*What needs to be done:*
Write out the records that follow with every word intact.

Data extracts Block Start

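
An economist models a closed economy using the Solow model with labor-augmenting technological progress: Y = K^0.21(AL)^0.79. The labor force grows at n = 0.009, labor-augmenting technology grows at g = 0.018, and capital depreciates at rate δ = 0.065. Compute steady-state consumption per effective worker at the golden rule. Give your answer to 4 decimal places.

Capital per effective worker breaks even when investment replaces (n + g + δ)·k; here n + g + δ = 0.092.
Setting f'(k) = n+g+δ gives 0.21·k^(0.21−1) = 0.092, hence k_gold = (0.21/0.092)^(1/0.79) ≈ 2.8426.
y_gold = 2.8426^0.21 ≈ 1.2453.
c_gold = y_gold − (n+g+δ)·k_gold = 1.2453 − 0.092·2.8426 ≈ 0.9838.

c_gold ≈ 0.9838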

Data extracts Block End

*Expected output:*
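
An economist models a closed economy using the Solow model with labor-augmenting technological progress: Y = K^0.21(AL)^0.79. The labor force grows at n = 0.009, labor-augmenting technology grows at g = 0.018, and capital depreciates at rate δ = 0.065. Compute steady-state consumption per effective worker at the golden rule. Give your answer to 4 decimal places.

Capital per effective worker breaks even when investment replaces (n + g + δ)·k; here n + g + δ = 0.092.
Setting f'(k) = n+g+δ gives 0.21·k^(0.21−1) = 0.092, hence k_gold = (0.21/0.092)^(1/0.79) ≈ 2.8426.
y_gold = 2.8426^0.21 ≈ 1.2453.
c_gold = y_gold − (n+g+δ)·k_gold = 1.2453 − 0.092·2.8426 ≈ 0.9838.

c_gold ≈ 0.9838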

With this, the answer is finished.